START Given records

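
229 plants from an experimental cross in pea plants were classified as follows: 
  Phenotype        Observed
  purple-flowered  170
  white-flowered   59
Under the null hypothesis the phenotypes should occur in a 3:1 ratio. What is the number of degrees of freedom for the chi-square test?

1

A goodness-of-fit test with 2 phenotype classes has df = 2 − 1 = 1.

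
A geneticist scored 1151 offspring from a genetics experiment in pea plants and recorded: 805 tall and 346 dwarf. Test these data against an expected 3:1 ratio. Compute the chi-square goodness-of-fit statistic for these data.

15.722

Under the 3:1 hypothesis (Σ ratio = 4, N = 1151):
  tall: 1151 × 3/4 = 863.25
  dwarf: 1151 × 1/4 = 287.75
χ² = Σ (O − E)² / E
  tall: (805 − 863.25)² / 863.25 = 3.9306
  dwarf: (346 − 287.75)² / 287.75 = 11.7917
χ² = 3.9306 + 11.7917 = 15.7223 ≈ 15.722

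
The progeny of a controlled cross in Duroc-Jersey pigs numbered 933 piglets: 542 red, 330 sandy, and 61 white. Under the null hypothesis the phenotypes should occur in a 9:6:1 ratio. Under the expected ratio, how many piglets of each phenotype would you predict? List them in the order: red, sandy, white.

524.8125, 349.875, 58.3125

The 9:6:1 ratio has 16 parts, so with N = 933 the expected counts are:
  red: 933 × 9/16 = 524.8125
  sandy: 933 × 6/16 = 349.875
  white: 933 × 1/16 = 58.3125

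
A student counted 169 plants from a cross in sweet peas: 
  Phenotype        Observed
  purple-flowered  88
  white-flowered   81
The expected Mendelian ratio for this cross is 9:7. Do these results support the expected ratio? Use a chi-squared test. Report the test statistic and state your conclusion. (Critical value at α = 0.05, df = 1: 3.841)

1.199; consistent

Under the 9:7 hypothesis (Σ ratio = 16, N = 169):
  purple-flowered: 169 × 9/16 = 95.0625
  white-flowered: 169 × 7/16 = 73.9375
χ² = Σ (O − E)² / E
  purple-flowered: (88 − 95.0625)² / 95.0625 = 0.5247
  white-flowered: (81 − 73.9375)² / 73.9375 = 0.6746
χ² = 0.5247 + 0.6746 = 1.1993 ≈ 1.199
Degrees of freedom = 2 − 1 = 1; critical value at α = 0.05 is 3.841.
Since 1.199 < 3.841, we fail to reject the null hypothesis — the data are consistent with the 9:7 ratio.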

END Given records

▶ [What is needed]: Reprint the entries above in full, exactly as they are.

▶ [Response for this exercise]:
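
229 plants from an experimental cross in pea plants were classified as follows: 
  Phenotype        Observed
  purple-flowered  170
  white-flowered   59
Under the null hypothesis the phenotypes should occur in a 3:1 ratio. What is the number of degrees of freedom for the chi-square test?

1

A goodness-of-fit test with 2 phenotype classes has df = 2 − 1 = 1.

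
A geneticist scored 1151 offspring from a genetics experiment in pea plants and recorded: 805 tall and 346 dwarf. Test these data against an expected 3:1 ratio. Compute the chi-square goodness-of-fit statistic for these data.

15.722

Under the 3:1 hypothesis (Σ ratio = 4, N = 1151):
  tall: 1151 × 3/4 = 863.25
  dwarf: 1151 × 1/4 = 287.75
χ² = Σ (O − E)² / E
  tall: (805 − 863.25)² / 863.25 = 3.9306
  dwarf: (346 − 287.75)² / 287.75 = 11.7917
χ² = 3.9306 + 11.7917 = 15.7223 ≈ 15.722

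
The progeny of a controlled cross in Duroc-Jersey pigs numbered 933 piglets: 542 red, 330 sandy, and 61 white. Under the null hypothesis the phenotypes should occur in a 9:6:1 ratio. Under the expected ratio, how many piglets of each phenotype would you predict? List them in the order: red, sandy, white.

524.8125, 349.875, 58.3125

The 9:6:1 ratio has 16 parts, so with N = 933 the expected counts are:
  red: 933 × 9/16 = 524.8125
  sandy: 933 × 6/16 = 349.875
  white: 933 × 1/16 = 58.3125

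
A student counted 169 plants from a cross in sweet peas: 
  Phenotype        Observed
  purple-flowered  88
  white-flowered   81
The expected Mendelian ratio for this cross is 9:7. Do these results support the expected ratio? Use a chi-squared test. Report the test statistic and state your conclusion. (Critical value at α = 0.05, df = 1: 3.841)

1.199; consistent

Under the 9:7 hypothesis (Σ ratio = 16, N = 169):
  purple-flowered: 169 × 9/16 = 95.0625
  white-flowered: 169 × 7/16 = 73.9375
χ² = Σ (O − E)² / E
  purple-flowered: (88 − 95.0625)² / 95.0625 = 0.5247
  white-flowered: (81 − 73.9375)² / 73.9375 = 0.6746
χ² = 0.5247 + 0.6746 = 1.1993 ≈ 1.199
Degrees of freedom = 2 − 1 = 1; critical value at α = 0.05 is 3.841.
Since 1.199 < 3.841, we fail to reject the null hypothesis — the data are consistent with the 9:7 ratio.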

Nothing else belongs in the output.